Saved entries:
----
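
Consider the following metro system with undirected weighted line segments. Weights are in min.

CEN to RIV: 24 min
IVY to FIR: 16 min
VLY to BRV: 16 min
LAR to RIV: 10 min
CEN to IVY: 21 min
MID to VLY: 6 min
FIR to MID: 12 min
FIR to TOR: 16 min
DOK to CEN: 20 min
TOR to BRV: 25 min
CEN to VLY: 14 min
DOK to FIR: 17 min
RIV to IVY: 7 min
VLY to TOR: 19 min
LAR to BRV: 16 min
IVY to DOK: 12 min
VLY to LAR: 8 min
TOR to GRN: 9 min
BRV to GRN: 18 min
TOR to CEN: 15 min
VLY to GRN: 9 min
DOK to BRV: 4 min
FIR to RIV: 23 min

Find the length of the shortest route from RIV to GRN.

27 min

Shortest distances from RIV:
RIV: 0
IVY: 7  (via RIV)
LAR: 10  (via RIV)
VLY: 18  (via LAR)
DOK: 19  (via IVY)
BRV: 23  (via DOK)
FIR: 23  (via RIV)
MID: 24  (via VLY)
CEN: 24  (via RIV)
GRN: 27  (via VLY)
Shortest route: RIV–LAR–VLY–GRN = 27 min.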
----
> Exercise goal:
An exact copy of the lines from the one holding "FIR to TOR: 16 min" through the end of the data is the whole answer.

> Answer to the exercise:
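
FIR to TOR: 16 min
DOK to CEN: 20 min
TOR to BRV: 25 min
CEN to VLY: 14 min
DOK to FIR: 17 min
RIV to IVY: 7 min
VLY to TOR: 19 min
LAR to BRV: 16 min
IVY to DOK: 12 min
VLY to LAR: 8 min
TOR to GRN: 9 min
BRV to GRN: 18 min
TOR to CEN: 15 min
VLY to GRN: 9 min
DOK to BRV: 4 min
FIR to RIV: 23 min

Find the length of the shortest route from RIV to GRN.

27 min

Shortest distances from RIV:
RIV: 0
IVY: 7  (via RIV)
LAR: 10  (via RIV)
VLY: 18  (via LAR)
DOK: 19  (via IVY)
BRV: 23  (via DOK)
FIR: 23  (via RIV)
MID: 24  (via VLY)
CEN: 24  (via RIV)
GRN: 27  (via VLY)
Shortest route: RIV–LAR–VLY–GRN = 27 min.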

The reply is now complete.